(Saved data entries)
━━━━━━━━━━━━━━━━━━━━
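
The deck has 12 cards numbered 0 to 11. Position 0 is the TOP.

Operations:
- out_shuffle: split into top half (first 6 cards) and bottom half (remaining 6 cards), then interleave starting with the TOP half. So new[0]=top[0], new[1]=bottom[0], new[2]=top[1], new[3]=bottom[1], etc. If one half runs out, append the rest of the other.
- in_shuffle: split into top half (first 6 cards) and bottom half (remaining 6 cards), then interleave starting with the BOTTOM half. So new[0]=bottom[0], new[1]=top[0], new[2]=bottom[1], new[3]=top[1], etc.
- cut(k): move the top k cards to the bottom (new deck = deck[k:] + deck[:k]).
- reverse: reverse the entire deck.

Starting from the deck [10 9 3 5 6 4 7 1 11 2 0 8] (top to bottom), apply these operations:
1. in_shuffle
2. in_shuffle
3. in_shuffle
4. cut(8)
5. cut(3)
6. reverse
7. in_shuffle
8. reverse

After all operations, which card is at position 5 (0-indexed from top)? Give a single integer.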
━━━━━━━━━━━━━━━━━━━━
**Task directions:** Only the lines from the one with "1. in_shuffle" through the final line above belong in the answer, each reproduced word for word.

**Written solution:**
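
1. in_shuffle
2. in_shuffle
3. in_shuffle
4. cut(8)
5. cut(3)
6. reverse
7. in_shuffle
8. reverse

After all operations, which card is at position 5 (0-indexed from top)? Give a single integer.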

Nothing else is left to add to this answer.